- **INSTRUCTIONS TO FOLLOW**:
Extract, exactly as written, all lines of the material below from the line that includes "Line 2: the" through its last line.

*** SUPPLIED DATA

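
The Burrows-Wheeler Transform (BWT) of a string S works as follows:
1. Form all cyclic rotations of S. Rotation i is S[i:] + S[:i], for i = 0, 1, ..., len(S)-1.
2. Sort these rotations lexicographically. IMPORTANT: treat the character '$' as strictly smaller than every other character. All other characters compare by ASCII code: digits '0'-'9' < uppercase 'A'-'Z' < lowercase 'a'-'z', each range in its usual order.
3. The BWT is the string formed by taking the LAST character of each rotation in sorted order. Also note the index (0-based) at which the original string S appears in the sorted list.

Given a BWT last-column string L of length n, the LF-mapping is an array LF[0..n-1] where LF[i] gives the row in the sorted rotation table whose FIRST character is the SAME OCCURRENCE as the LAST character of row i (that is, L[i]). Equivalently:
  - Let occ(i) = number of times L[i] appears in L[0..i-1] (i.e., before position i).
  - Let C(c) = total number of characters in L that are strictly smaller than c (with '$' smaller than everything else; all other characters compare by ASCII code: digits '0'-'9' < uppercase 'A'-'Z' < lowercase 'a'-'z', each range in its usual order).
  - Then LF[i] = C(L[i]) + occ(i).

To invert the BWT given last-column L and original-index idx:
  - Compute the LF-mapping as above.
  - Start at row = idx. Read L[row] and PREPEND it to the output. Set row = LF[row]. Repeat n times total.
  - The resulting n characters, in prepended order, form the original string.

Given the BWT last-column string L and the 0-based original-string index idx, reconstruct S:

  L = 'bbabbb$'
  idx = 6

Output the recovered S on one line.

LF mapping: 2 3 1 4 5 6 0
Walk LF starting at row 6, prepending L[row]:
  step 1: row=6, L[6]='$', prepend. Next row=LF[6]=0
  step 2: row=0, L[0]='b', prepend. Next row=LF[0]=2
  step 3: row=2, L[2]='a', prepend. Next row=LF[2]=1
  step 4: row=1, L[1]='b', prepend. Next row=LF[1]=3
  step 5: row=3, L[3]='b', prepend. Next row=LF[3]=4
  step 6: row=4, L[4]='b', prepend. Next row=LF[4]=5
  step 7: row=5, L[5]='b', prepend. Next row=LF[5]=6
Reversed output: bbbbab$

Answer: bbbbab$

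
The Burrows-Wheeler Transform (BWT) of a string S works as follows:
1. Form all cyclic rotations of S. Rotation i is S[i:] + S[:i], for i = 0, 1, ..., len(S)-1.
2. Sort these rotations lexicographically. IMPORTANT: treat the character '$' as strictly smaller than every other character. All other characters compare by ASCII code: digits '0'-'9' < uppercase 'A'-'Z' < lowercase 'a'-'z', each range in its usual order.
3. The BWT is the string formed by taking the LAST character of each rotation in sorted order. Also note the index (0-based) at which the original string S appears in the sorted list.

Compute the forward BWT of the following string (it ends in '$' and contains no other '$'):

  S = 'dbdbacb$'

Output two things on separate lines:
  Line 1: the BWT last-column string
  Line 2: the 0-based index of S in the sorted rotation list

All 8 rotations (rotation i = S[i:]+S[:i]):
  rot[0] = dbdbacb$
  rot[1] = bdbacb$d
  rot[2] = dbacb$db
  rot[3] = bacb$dbd
  rot[4] = acb$dbdb
  rot[5] = cb$dbdba
  rot[6] = b$dbdbac
  rot[7] = $dbdbacb
Sorted (with $ < everything):
  sorted[0] = $dbdbacb  (last char: 'b')
  sorted[1] = acb$dbdb  (last char: 'b')
  sorted[2] = b$dbdbac  (last char: 'c')
  sorted[3] = bacb$dbd  (last char: 'd')
  sorted[4] = bdbacb$d  (last char: 'd')
  sorted[5] = cb$dbdba  (last char: 'a')
  sorted[6] = dbacb$db  (last char: 'b')
  sorted[7] = dbdbacb$  (last char: '$')
Last column: bbcddab$
Original string S is at sorted index 7

Answer: bbcddab$
7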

******

- **PROBLEM SOLUTION**:
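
  Line 2: the 0-based index of S in the sorted rotation list

All 8 rotations (rotation i = S[i:]+S[:i]):
  rot[0] = dbdbacb$
  rot[1] = bdbacb$d
  rot[2] = dbacb$db
  rot[3] = bacb$dbd
  rot[4] = acb$dbdb
  rot[5] = cb$dbdba
  rot[6] = b$dbdbac
  rot[7] = $dbdbacb
Sorted (with $ < everything):
  sorted[0] = $dbdbacb  (last char: 'b')
  sorted[1] = acb$dbdb  (last char: 'b')
  sorted[2] = b$dbdbac  (last char: 'c')
  sorted[3] = bacb$dbd  (last char: 'd')
  sorted[4] = bdbacb$d  (last char: 'd')
  sorted[5] = cb$dbdba  (last char: 'a')
  sorted[6] = dbacb$db  (last char: 'b')
  sorted[7] = dbdbacb$  (last char: '$')
Last column: bbcddab$
Original string S is at sorted index 7

Answer: bbcddab$
7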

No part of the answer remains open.